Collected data
---------------
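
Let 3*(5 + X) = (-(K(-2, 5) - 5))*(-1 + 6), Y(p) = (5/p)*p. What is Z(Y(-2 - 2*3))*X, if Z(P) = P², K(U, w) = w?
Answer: -125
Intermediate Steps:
Y(p) = 5
X = -5 (X = -5 + ((-(5 - 5))*(-1 + 6))/3 = -5 + (-1*0*5)/3 = -5 + (0*5)/3 = -5 + (⅓)*0 = -5 + 0 = -5)
Z(Y(-2 - 2*3))*X = 5²*(-5) = 25*(-5) = -125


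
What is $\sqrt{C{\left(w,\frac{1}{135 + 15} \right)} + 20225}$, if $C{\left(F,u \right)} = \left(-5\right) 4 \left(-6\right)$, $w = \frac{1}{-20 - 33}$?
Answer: $\sqrt{20345} \approx 142.64$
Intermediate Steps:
$w = - \frac{1}{53}$ ($w = \frac{1}{-53} = - \frac{1}{53} \approx -0.018868$)
$C{\left(F,u \right)} = 120$ ($C{\left(F,u \right)} = \left(-20\right) \left(-6\right) = 120$)
$\sqrt{C{\left(w,\frac{1}{135 + 15} \right)} + 20225} = \sqrt{120 + 20225} = \sqrt{20345}$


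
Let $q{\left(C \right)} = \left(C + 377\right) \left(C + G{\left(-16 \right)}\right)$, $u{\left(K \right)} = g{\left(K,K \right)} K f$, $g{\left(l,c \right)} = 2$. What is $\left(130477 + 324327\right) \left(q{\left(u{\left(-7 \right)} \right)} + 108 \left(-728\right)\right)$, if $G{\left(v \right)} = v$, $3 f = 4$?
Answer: $- \frac{372673674464}{9} \approx -4.1408 \cdot 10^{10}$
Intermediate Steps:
$f = \frac{4}{3}$ ($f = \frac{1}{3} \cdot 4 = \frac{4}{3} \approx 1.3333$)
$u{\left(K \right)} = \frac{8 K}{3}$ ($u{\left(K \right)} = 2 K \frac{4}{3} = \frac{8 K}{3}$)
$q{\left(C \right)} = \left(-16 + C\right) \left(377 + C\right)$ ($q{\left(C \right)} = \left(C + 377\right) \left(C - 16\right) = \left(377 + C\right) \left(-16 + C\right) = \left(-16 + C\right) \left(377 + C\right)$)
$\left(130477 + 324327\right) \left(q{\left(u{\left(-7 \right)} \right)} + 108 \left(-728\right)\right) = \left(130477 + 324327\right) \left(\left(-6032 + \left(\frac{8}{3} \left(-7\right)\right)^{2} + 361 \cdot \frac{8}{3} \left(-7\right)\right) + 108 \left(-728\right)\right) = 454804 \left(\left(-6032 + \left(- \frac{56}{3}\right)^{2} + 361 \left(- \frac{56}{3}\right)\right) - 78624\right) = 454804 \left(\left(-6032 + \frac{3136}{9} - \frac{20216}{3}\right) - 78624\right) = 454804 \left(- \frac{111800}{9} - 78624\right) = 454804 \left(- \frac{819416}{9}\right) = - \frac{372673674464}{9}$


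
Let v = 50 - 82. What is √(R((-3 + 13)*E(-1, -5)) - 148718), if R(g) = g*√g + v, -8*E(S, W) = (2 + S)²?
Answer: √(-2380000 - 10*I*√5)/4 ≈ 0.0018118 - 385.68*I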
---------------
YOUR INSTRUCTIONS:
Set out exactly the lines from the one bearing "Answer: -125" through the end of the data, including both ends and omitting all others.

RESULT:
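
Answer: -125
Intermediate Steps:
Y(p) = 5
X = -5 (X = -5 + ((-(5 - 5))*(-1 + 6))/3 = -5 + (-1*0*5)/3 = -5 + (0*5)/3 = -5 + (⅓)*0 = -5 + 0 = -5)
Z(Y(-2 - 2*3))*X = 5²*(-5) = 25*(-5) = -125


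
What is $\sqrt{C{\left(w,\frac{1}{135 + 15} \right)} + 20225}$, if $C{\left(F,u \right)} = \left(-5\right) 4 \left(-6\right)$, $w = \frac{1}{-20 - 33}$?
Answer: $\sqrt{20345} \approx 142.64$
Intermediate Steps:
$w = - \frac{1}{53}$ ($w = \frac{1}{-53} = - \frac{1}{53} \approx -0.018868$)
$C{\left(F,u \right)} = 120$ ($C{\left(F,u \right)} = \left(-20\right) \left(-6\right) = 120$)
$\sqrt{C{\left(w,\frac{1}{135 + 15} \right)} + 20225} = \sqrt{120 + 20225} = \sqrt{20345}$


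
Let $q{\left(C \right)} = \left(C + 377\right) \left(C + G{\left(-16 \right)}\right)$, $u{\left(K \right)} = g{\left(K,K \right)} K f$, $g{\left(l,c \right)} = 2$. What is $\left(130477 + 324327\right) \left(q{\left(u{\left(-7 \right)} \right)} + 108 \left(-728\right)\right)$, if $G{\left(v \right)} = v$, $3 f = 4$?
Answer: $- \frac{372673674464}{9} \approx -4.1408 \cdot 10^{10}$
Intermediate Steps:
$f = \frac{4}{3}$ ($f = \frac{1}{3} \cdot 4 = \frac{4}{3} \approx 1.3333$)
$u{\left(K \right)} = \frac{8 K}{3}$ ($u{\left(K \right)} = 2 K \frac{4}{3} = \frac{8 K}{3}$)
$q{\left(C \right)} = \left(-16 + C\right) \left(377 + C\right)$ ($q{\left(C \right)} = \left(C + 377\right) \left(C - 16\right) = \left(377 + C\right) \left(-16 + C\right) = \left(-16 + C\right) \left(377 + C\right)$)
$\left(130477 + 324327\right) \left(q{\left(u{\left(-7 \right)} \right)} + 108 \left(-728\right)\right) = \left(130477 + 324327\right) \left(\left(-6032 + \left(\frac{8}{3} \left(-7\right)\right)^{2} + 361 \cdot \frac{8}{3} \left(-7\right)\right) + 108 \left(-728\right)\right) = 454804 \left(\left(-6032 + \left(- \frac{56}{3}\right)^{2} + 361 \left(- \frac{56}{3}\right)\right) - 78624\right) = 454804 \left(\left(-6032 + \frac{3136}{9} - \frac{20216}{3}\right) - 78624\right) = 454804 \left(- \frac{111800}{9} - 78624\right) = 454804 \left(- \frac{819416}{9}\right) = - \frac{372673674464}{9}$


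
Let v = 50 - 82. What is √(R((-3 + 13)*E(-1, -5)) - 148718), if R(g) = g*√g + v, -8*E(S, W) = (2 + S)²?
Answer: √(-2380000 - 10*I*√5)/4 ≈ 0.0018118 - 385.68*I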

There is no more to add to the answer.